Task description:
Output all the entries below. Each must match exactly.

Dataset excerpts
□ □ □ □ □
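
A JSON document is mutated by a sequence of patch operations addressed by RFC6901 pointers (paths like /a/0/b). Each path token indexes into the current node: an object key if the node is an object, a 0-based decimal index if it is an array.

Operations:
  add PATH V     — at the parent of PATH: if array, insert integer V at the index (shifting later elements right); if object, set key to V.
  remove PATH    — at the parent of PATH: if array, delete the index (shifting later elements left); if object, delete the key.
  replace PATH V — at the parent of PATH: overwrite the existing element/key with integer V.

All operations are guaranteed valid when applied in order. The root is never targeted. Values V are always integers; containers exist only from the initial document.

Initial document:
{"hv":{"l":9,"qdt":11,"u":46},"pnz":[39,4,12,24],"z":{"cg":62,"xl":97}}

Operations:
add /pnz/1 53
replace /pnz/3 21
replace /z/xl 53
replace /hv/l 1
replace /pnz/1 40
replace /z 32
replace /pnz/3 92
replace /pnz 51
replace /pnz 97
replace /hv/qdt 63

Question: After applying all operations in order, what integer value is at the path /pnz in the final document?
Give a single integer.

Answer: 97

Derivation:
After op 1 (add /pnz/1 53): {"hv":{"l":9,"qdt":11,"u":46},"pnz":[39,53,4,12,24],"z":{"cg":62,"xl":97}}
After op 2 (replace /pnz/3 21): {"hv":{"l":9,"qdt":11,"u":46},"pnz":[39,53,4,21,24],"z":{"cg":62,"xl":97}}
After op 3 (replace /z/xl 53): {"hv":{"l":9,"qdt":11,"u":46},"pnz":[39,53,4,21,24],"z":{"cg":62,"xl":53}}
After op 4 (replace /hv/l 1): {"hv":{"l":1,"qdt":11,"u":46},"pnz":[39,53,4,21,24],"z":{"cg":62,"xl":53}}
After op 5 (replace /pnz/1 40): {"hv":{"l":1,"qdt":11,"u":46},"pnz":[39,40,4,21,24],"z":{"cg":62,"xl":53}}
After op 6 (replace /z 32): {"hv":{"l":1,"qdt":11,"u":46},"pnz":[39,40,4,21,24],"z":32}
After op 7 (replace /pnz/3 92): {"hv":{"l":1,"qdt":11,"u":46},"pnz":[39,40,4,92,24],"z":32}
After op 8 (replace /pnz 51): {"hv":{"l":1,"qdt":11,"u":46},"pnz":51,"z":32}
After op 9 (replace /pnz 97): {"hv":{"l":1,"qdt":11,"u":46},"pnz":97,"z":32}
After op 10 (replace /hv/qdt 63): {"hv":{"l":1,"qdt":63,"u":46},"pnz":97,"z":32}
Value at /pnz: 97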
□ □ □ □ □
Answer for this exercise:
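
A JSON document is mutated by a sequence of patch operations addressed by RFC6901 pointers (paths like /a/0/b). Each path token indexes into the current node: an object key if the node is an object, a 0-based decimal index if it is an array.

Operations:
  add PATH V     — at the parent of PATH: if array, insert integer V at the index (shifting later elements right); if object, set key to V.
  remove PATH    — at the parent of PATH: if array, delete the index (shifting later elements left); if object, delete the key.
  replace PATH V — at the parent of PATH: overwrite the existing element/key with integer V.

All operations are guaranteed valid when applied in order. The root is never targeted. Values V are always integers; containers exist only from the initial document.

Initial document:
{"hv":{"l":9,"qdt":11,"u":46},"pnz":[39,4,12,24],"z":{"cg":62,"xl":97}}

Operations:
add /pnz/1 53
replace /pnz/3 21
replace /z/xl 53
replace /hv/l 1
replace /pnz/1 40
replace /z 32
replace /pnz/3 92
replace /pnz 51
replace /pnz 97
replace /hv/qdt 63

Question: After applying all operations in order, what integer value is at the path /pnz in the final document?
Give a single integer.

Answer: 97

Derivation:
After op 1 (add /pnz/1 53): {"hv":{"l":9,"qdt":11,"u":46},"pnz":[39,53,4,12,24],"z":{"cg":62,"xl":97}}
After op 2 (replace /pnz/3 21): {"hv":{"l":9,"qdt":11,"u":46},"pnz":[39,53,4,21,24],"z":{"cg":62,"xl":97}}
After op 3 (replace /z/xl 53): {"hv":{"l":9,"qdt":11,"u":46},"pnz":[39,53,4,21,24],"z":{"cg":62,"xl":53}}
After op 4 (replace /hv/l 1): {"hv":{"l":1,"qdt":11,"u":46},"pnz":[39,53,4,21,24],"z":{"cg":62,"xl":53}}
After op 5 (replace /pnz/1 40): {"hv":{"l":1,"qdt":11,"u":46},"pnz":[39,40,4,21,24],"z":{"cg":62,"xl":53}}
After op 6 (replace /z 32): {"hv":{"l":1,"qdt":11,"u":46},"pnz":[39,40,4,21,24],"z":32}
After op 7 (replace /pnz/3 92): {"hv":{"l":1,"qdt":11,"u":46},"pnz":[39,40,4,92,24],"z":32}
After op 8 (replace /pnz 51): {"hv":{"l":1,"qdt":11,"u":46},"pnz":51,"z":32}
After op 9 (replace /pnz 97): {"hv":{"l":1,"qdt":11,"u":46},"pnz":97,"z":32}
After op 10 (replace /hv/qdt 63): {"hv":{"l":1,"qdt":63,"u":46},"pnz":97,"z":32}
Value at /pnz: 97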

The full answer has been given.